> [Supplied material]
..........

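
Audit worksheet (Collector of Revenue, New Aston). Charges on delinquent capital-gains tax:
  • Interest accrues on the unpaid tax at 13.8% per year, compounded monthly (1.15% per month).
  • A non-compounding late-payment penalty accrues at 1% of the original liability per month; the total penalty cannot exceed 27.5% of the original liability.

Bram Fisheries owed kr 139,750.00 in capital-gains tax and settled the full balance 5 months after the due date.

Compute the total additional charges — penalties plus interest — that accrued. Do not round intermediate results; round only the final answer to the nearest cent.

Penalty: 5 × 1% × kr 139,750.00 = kr 6,987.50 (below the 27.5% cap of kr 38,431.25)
Interest: kr 139,750.00 × ((1 + 0.0115)^5 − 1) = kr 139,750.00 × 0.0588378… = kr 8,222.5820…
Penalties + interest = kr 6,987.5000 + kr 8,222.5820… = kr 15,210.08

kr 15,210.08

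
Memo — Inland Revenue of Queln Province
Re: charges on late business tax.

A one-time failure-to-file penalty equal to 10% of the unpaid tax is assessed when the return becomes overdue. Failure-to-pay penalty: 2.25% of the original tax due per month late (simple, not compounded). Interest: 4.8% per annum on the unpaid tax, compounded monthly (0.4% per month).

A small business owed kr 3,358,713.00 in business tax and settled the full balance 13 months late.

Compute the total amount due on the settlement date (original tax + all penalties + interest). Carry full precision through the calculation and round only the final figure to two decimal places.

kr 4,855,914.70

Failure-to-file penalty: 10% × kr 3,358,713.00 = kr 335,871.30
Failure-to-pay penalty = 2.25% × kr 3,358,713.00 × 13 mo = kr 982,423.55…
Interest: kr 3,358,713.00 × ((1 + 0.004)^13 − 1) = kr 3,358,713.00 × 0.0532665… = kr 178,906.8469…
Total = kr 3,358,713.00 + kr 1,318,294.8525 + kr 178,906.8469… = kr 4,855,914.70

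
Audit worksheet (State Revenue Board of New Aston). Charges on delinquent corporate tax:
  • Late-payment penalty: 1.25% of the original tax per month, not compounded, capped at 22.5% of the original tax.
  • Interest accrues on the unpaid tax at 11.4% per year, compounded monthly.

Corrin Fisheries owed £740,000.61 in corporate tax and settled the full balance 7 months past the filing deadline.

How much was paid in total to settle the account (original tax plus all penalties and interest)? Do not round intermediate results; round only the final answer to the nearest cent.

Penalty: 7 × 1.25% × £740,000.61 = £64,750.05… (below the 22.5% cap of £166,500.14…)
Interest (11.4%/yr ÷ 12 = 0.95%/month): £740,000.61 × ((1 + 0.0095)^7 − 1) = £50,634.9449…
Total = £740,000.61 + £64,750.0534… + £50,634.9449… = £855,385.61

£855,385.61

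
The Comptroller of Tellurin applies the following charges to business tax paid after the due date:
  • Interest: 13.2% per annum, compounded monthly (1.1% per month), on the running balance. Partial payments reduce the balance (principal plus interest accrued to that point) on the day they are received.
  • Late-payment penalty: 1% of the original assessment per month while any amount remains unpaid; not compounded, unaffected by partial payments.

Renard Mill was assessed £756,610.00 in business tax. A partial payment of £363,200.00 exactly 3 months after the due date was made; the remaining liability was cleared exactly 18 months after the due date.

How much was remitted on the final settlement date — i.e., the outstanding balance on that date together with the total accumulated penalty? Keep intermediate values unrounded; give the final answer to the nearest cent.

Balance at month 3: £756,610.0000 × (1 + 0.011)^3 = £781,853.7865…
After £363,200.00 payment: £781,853.7865… − £363,200.00 = £418,653.7865…
Balance at month 18: £418,653.7865… × (1 + 0.011)^15 = £493,312.7695…
Penalty: 18 × 1% × £756,610.00 = £136,189.80
Final settlement = outstanding balance + penalty = £493,312.7695… + £136,189.80 = £629,502.57

£629,502.57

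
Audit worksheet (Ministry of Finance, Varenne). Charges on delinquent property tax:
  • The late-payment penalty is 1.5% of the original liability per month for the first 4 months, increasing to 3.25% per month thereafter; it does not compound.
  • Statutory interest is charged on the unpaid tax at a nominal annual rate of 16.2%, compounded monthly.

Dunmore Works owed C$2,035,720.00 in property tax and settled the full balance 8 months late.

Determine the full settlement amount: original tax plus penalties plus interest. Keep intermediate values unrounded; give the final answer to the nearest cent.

Penalty, months 1–4: 4 × 1.5% × C$2,035,720.00 = C$122,143.20
Penalty, months 5–8: 4 × 3.25% × C$2,035,720.00 = C$264,643.60
Interest (16.2%/yr ÷ 12 = 1.35%/month): C$2,035,720.00 × ((1 + 0.0135)^8 − 1) = C$230,531.3073…
Total = C$2,035,720.00 + C$386,786.8000 + C$230,531.3073… = C$2,653,038.11

C$2,653,038.11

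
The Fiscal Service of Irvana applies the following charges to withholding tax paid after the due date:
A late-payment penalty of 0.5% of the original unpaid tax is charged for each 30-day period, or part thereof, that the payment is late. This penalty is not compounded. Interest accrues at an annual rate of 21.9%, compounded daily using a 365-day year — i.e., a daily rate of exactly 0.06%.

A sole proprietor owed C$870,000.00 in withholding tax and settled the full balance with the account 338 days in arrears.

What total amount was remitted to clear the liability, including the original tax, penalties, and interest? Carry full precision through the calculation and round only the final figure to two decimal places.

C$1,117,735.10

Penalty periods: ⌈338/30⌉ = 12; penalty = 12 × 0.5% × C$870,000.00 = C$52,200.00
Interest: C$870,000.00 × ((1 + 0.0006)^338 − 1) = C$870,000.00 × 0.22475299… = C$195,535.1029…
Total = C$870,000.00 + C$52,200.0000 + C$195,535.1029… = C$1,117,735.10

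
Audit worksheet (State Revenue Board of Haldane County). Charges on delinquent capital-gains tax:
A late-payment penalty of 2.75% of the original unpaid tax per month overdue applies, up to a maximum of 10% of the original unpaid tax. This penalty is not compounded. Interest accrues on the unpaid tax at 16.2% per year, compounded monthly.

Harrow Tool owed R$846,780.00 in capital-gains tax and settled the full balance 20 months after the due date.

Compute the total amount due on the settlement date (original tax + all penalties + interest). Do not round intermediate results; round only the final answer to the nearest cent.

Penalty (uncapped): 20 × 2.75% × R$846,780.00 = R$465,729.00; cap = 10% × R$846,780.00 = R$84,678.00 → penalty = R$84,678.00
Interest (16.2%/yr ÷ 12 = 1.35%/month): R$846,780.00 × ((1 + 0.0135)^20 − 1) = R$260,469.9070…
Total = R$846,780.00 + R$84,678.0000 + R$260,469.9070… = R$1,191,927.91

R$1,191,927.91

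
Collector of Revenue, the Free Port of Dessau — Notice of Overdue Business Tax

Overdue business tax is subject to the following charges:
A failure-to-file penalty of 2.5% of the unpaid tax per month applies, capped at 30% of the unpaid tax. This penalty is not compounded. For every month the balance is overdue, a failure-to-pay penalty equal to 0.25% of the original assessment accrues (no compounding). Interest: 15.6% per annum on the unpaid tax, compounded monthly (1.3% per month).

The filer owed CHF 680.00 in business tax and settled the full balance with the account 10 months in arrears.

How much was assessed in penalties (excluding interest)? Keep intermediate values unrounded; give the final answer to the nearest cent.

CHF 187.00

Failure-to-file: 10 × 2.5% × CHF 680.00 = CHF 170.00 (under the 30% cap)
Failure-to-pay penalty = 0.25% × CHF 680.00 × 10 mo = CHF 17.00
Total penalty = CHF 170.00 + CHF 17.00 = CHF 187.00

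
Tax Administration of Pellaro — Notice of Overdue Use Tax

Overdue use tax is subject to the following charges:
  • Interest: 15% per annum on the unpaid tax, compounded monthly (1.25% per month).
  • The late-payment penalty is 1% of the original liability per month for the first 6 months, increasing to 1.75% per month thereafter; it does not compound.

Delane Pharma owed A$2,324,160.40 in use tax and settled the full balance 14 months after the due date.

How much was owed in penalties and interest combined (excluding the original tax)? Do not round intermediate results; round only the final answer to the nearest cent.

Penalty, months 1–6: 6 × 1% × A$2,324,160.40 = A$139,449.62…
Penalty, months 7–14: 8 × 1.75% × A$2,324,160.40 = A$325,382.46…
Interest: A$2,324,160.40 × ((1 + 0.0125)^14 − 1) = A$2,324,160.40 × 0.1899547… = A$441,485.3044…
Penalties + interest = A$464,832.0800 + A$441,485.3044… = A$906,317.38

A$906,317.38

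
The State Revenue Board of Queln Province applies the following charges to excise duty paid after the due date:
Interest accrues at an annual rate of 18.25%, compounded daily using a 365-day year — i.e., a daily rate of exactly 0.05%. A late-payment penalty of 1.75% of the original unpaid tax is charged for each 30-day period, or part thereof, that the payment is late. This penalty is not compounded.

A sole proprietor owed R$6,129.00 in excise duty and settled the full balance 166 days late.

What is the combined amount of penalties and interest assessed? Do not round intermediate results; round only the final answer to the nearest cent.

Penalty periods: ⌈166/30⌉ = 6; penalty = 6 × 1.75% × R$6,129.00 = R$643.55…
Interest: R$6,129.00 × ((1 + 0.0005)^166 − 1) = R$6,129.00 × 0.08651927… = R$530.2766…
Penalties + interest = R$643.5450 + R$530.2766… = R$1,173.82

R$1,173.82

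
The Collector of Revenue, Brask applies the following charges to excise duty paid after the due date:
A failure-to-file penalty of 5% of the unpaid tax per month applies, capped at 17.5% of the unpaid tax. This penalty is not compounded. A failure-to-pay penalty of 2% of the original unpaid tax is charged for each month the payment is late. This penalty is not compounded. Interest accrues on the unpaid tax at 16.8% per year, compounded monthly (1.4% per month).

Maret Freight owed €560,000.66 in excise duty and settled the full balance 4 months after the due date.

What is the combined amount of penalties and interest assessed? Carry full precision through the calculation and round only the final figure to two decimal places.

Failure-to-file: 4 × 5% × €560,000.66 = €112,000.13…, capped at 17.5% × €560,000.66 = €98,000.12…
Failure-to-pay penalty = 2% × €560,000.66 × 4 mo = €44,800.05…
Interest: €560,000.66 × ((1 + 0.014)^4 − 1) = €560,000.66 × 0.0571870… = €32,024.7658…
Penalties + interest = €142,800.1683 + €32,024.7658… = €174,824.93

€174,824.93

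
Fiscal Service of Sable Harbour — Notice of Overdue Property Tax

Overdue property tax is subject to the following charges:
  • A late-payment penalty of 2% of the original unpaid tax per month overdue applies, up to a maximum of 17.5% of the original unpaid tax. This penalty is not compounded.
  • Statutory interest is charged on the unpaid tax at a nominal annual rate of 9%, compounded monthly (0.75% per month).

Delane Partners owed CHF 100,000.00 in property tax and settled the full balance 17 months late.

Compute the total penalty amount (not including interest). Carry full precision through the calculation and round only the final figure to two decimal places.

CHF 17,500.00

Penalty (uncapped): 17 × 2% × CHF 100,000.00 = CHF 34,000.00; cap = 17.5% × CHF 100,000.00 = CHF 17,500.00 → penalty = CHF 17,500.00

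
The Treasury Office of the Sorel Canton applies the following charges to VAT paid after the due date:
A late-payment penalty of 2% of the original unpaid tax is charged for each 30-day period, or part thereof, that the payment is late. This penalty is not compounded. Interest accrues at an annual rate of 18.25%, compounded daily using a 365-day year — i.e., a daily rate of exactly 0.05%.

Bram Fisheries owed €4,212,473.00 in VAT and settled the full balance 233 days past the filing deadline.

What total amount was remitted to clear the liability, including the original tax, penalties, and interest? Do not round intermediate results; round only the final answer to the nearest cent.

€5,406,813.56

Penalty periods: ⌈233/30⌉ = 8; penalty = 8 × 2% × €4,212,473.00 = €673,995.68
Interest: €4,212,473.00 × ((1 + 0.0005)^233 − 1) = €4,212,473.00 × 0.12352480… = €520,344.8774…
Total = €4,212,473.00 + €673,995.6800 + €520,344.8774… = €5,406,813.56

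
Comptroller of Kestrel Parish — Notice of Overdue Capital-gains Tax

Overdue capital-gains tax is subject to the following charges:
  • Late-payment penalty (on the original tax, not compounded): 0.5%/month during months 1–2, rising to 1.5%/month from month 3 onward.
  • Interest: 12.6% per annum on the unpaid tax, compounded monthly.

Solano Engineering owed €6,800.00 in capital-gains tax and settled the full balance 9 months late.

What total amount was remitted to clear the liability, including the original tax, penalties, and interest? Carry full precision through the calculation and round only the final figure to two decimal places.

€8,252.26

Penalty, months 1–2: 2 × 0.5% × €6,800.00 = €68.00
Penalty, months 3–9: 7 × 1.5% × €6,800.00 = €714.00
Interest (12.6%/yr ÷ 12 = 1.05%/month): €6,800.00 × ((1 + 0.0105)^9 − 1) = €670.2610…
Total = €6,800.00 + €782.0000 + €670.2610… = €8,252.26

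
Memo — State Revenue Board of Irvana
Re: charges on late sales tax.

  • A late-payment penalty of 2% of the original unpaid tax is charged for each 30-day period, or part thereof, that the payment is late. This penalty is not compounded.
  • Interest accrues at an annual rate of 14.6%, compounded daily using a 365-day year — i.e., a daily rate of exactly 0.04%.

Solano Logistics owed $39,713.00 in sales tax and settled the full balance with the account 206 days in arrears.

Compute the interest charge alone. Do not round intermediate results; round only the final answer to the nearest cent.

$3,410.24

Interest: $39,713.00 × ((1 + 0.0004)^206 − 1) = $39,713.00 × 0.08587219… = $3,410.2422…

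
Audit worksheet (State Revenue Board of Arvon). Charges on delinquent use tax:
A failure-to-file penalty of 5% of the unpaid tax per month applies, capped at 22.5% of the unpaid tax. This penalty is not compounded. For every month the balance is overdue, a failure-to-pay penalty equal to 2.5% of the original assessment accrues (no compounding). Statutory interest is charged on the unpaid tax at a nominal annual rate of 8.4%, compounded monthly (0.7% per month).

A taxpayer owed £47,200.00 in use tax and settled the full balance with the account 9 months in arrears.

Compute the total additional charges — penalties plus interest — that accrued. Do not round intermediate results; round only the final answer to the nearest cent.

Failure-to-file: 9 × 5% × £47,200.00 = £21,240.00, capped at 22.5% × £47,200.00 = £10,620.00
Failure-to-pay penalty = 2.5% × £47,200.00 × 9 mo = £10,620.00
Interest: £47,200.00 × ((1 + 0.007)^9 − 1) = £47,200.00 × 0.0647931… = £3,058.2351…
Penalties + interest = £21,240.0000 + £3,058.2351… = £24,298.24

£24,298.24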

..........

> [Exercise prompt] Taking the line with "and interest? Do" as the first and the line with "month 3 onward." as the last, retype that stretch of the data above exactly, with no other lines.

> [Output]
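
What total amount was remitted to clear the liability, including the original tax, penalties, and interest? Do not round intermediate results; round only the final answer to the nearest cent.

€5,406,813.56

Penalty periods: ⌈233/30⌉ = 8; penalty = 8 × 2% × €4,212,473.00 = €673,995.68
Interest: €4,212,473.00 × ((1 + 0.0005)^233 − 1) = €4,212,473.00 × 0.12352480… = €520,344.8774…
Total = €4,212,473.00 + €673,995.6800 + €520,344.8774… = €5,406,813.56

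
Comptroller of Kestrel Parish — Notice of Overdue Capital-gains Tax

Overdue capital-gains tax is subject to the following charges:
  • Late-payment penalty (on the original tax, not compounded): 0.5%/month during months 1–2, rising to 1.5%/month from month 3 onward.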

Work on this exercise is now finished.